Supplied entries

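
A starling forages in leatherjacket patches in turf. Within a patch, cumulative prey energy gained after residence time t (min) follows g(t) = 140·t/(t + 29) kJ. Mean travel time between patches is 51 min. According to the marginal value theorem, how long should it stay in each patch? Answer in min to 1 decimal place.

Optimal t* satisfies g'(t*) = g(t*)/(T + t*).
g'(t) = 140·29/(t + 29)². Setting 140·29/(t+29)² = 140t/[(t+29)(51+t)] gives 29(51+t) = t(t+29), so t² = 29×51 = 1479.
t* = √1479 = 38.46 min.

38.5 min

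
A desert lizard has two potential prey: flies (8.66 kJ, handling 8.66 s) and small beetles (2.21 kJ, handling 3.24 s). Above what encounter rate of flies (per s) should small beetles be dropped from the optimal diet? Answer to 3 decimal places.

0.248 per s

At the threshold, the rate on flies alone equals the profitability of small beetles: λ·8.66/(1 + λ·8.66) = 2.21/3.24 = 0.6821.
Rearranging, λ(8.66 − 0.6821×8.66) = 0.6821, so λ = 0.6821/2.753 = 0.2478 per s.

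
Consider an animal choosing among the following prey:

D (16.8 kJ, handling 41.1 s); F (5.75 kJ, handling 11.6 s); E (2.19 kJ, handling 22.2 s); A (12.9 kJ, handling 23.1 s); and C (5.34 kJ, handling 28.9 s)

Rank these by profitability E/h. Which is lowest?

In descending order of E/h:
A: 12.9/23.1 = 0.558 kJ/s
F: 5.75/11.6 = 0.496 kJ/s
D: 16.8/41.1 = 0.409 kJ/s
C: 5.34/28.9 = 0.185 kJ/s
E: 2.19/22.2 = 0.0986 kJ/s

E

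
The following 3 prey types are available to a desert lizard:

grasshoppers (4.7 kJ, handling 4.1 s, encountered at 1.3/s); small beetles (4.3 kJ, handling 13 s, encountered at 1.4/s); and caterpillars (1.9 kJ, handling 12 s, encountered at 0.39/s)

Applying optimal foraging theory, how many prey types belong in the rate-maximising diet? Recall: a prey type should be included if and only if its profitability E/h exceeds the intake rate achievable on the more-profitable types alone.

1

E/h in descending order: grasshoppers 1.15, small beetles 0.331, caterpillars 0.158 kJ/s. The optimal diet is the largest prefix of this list for which every included type satisfies E_i/h_i > R on the types above it.
Rate on top 1: 0.9652. small beetles: 0.331 < 0.9652 → exclude; stop.
Optimal diet: grasshoppers — 1 of 3 types.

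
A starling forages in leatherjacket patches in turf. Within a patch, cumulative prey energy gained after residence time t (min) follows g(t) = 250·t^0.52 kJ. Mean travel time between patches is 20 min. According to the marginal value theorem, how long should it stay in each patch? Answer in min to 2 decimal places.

By the marginal value theorem, leave when the instantaneous gain rate g'(t) equals the habitat-wide average g(t)/(T + t).
g'(t) = 0.52·250·t^-0.48. Setting 0.52·250·t^-0.48 = 250·t^0.52/(20+t) gives 0.52(20+t) = t, so 0.48·t = 0.52×20.
t* = 0.52×20/0.48 = 21.67 min.

21.67 min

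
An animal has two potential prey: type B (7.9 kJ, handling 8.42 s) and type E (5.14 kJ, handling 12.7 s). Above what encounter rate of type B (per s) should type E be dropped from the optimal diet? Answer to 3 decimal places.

0.090 per s

Drop type E once their profitability E₂/h₂ falls below the rate achievable on type B alone: E₂/h₂ = λE₁/(1 + λh₁).
Solve for λ: λE₁h₂ = E₂(1 + λh₁) → λ(E₁h₂ − E₂h₁) = E₂ → λ = E₂/(E₁h₂ − E₂h₁).
λ = 5.14/(7.9×12.7 − 5.14×8.42) = 5.14/57.05 = 0.09009 per s.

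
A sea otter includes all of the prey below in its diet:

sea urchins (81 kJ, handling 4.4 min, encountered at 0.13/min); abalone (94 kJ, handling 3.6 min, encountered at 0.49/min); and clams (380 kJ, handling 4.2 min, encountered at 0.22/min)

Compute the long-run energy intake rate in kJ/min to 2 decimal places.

R = Σλ_iE_i / (1 + Σλ_ih_i)
Numerator: 0.13×81 + 0.49×94 + 0.22×380 = 140.2
Denominator: 1 + 0.13×4.4 + 0.49×3.6 + 0.22×4.2 = 4.26
R = 140.2/4.26 = 32.91 kJ/min

32.91 kJ/min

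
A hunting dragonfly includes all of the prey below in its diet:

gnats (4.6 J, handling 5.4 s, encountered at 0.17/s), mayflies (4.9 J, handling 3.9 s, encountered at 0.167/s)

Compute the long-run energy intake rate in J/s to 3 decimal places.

0.623 J/s

Energy encountered per unit search time: 0.17×4.6 + 0.167×4.9 = 1.6 J/s.
Handling time per unit search time: 0.17×5.4 + 0.167×3.9 = 1.569.
Rate = 1.6/(1 + 1.569) = 0.6229 J/s.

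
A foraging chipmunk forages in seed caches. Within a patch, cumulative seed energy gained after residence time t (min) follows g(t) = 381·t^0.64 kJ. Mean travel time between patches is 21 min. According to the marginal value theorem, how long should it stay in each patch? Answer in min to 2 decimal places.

37.33 min

By the marginal value theorem, leave when the instantaneous gain rate g'(t) equals the habitat-wide average g(t)/(T + t).
g'(t) = 0.64·381·t^-0.36. Setting 0.64·381·t^-0.36 = 381·t^0.64/(21+t) gives 0.64(21+t) = t, so 0.36·t = 0.64×21.
t* = 0.64×21/0.36 = 37.33 min.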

Work to be completed
Whenever a line above contains "includes", copy that line.

Answer box
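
A sea otter includes all of the prey below in its diet:
A hunting dragonfly includes all of the prey below in its diet: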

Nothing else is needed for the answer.